> **INSTRUCTIONS TO FOLLOW**:
Say only the number of lines in the entries below that contain "unsigned".

> **Dataset entries**:
== Segment start ==
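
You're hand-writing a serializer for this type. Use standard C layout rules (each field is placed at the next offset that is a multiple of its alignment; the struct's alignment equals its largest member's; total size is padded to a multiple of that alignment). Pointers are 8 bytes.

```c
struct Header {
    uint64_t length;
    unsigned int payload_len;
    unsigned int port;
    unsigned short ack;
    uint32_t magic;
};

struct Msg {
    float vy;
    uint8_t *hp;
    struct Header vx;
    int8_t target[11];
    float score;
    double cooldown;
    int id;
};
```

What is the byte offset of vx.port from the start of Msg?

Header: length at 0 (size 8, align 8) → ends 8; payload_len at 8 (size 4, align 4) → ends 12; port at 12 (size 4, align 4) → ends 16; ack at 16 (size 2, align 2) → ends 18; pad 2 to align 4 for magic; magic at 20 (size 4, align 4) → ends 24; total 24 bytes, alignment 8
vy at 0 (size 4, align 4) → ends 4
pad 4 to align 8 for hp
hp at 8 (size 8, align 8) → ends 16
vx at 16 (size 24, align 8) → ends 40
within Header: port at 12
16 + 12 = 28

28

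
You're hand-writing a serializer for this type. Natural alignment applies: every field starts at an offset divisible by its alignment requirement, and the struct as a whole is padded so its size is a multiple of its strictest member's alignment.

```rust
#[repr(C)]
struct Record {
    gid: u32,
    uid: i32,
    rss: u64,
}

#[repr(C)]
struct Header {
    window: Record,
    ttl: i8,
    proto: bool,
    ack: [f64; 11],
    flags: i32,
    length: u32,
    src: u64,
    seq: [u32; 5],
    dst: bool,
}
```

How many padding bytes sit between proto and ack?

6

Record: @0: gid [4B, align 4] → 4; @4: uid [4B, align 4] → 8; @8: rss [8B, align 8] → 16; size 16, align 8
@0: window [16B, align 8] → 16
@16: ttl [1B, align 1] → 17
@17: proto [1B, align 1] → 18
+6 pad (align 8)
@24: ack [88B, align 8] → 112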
== Segment end ==
> **ANSWER TO THIS EXERCISE**:
3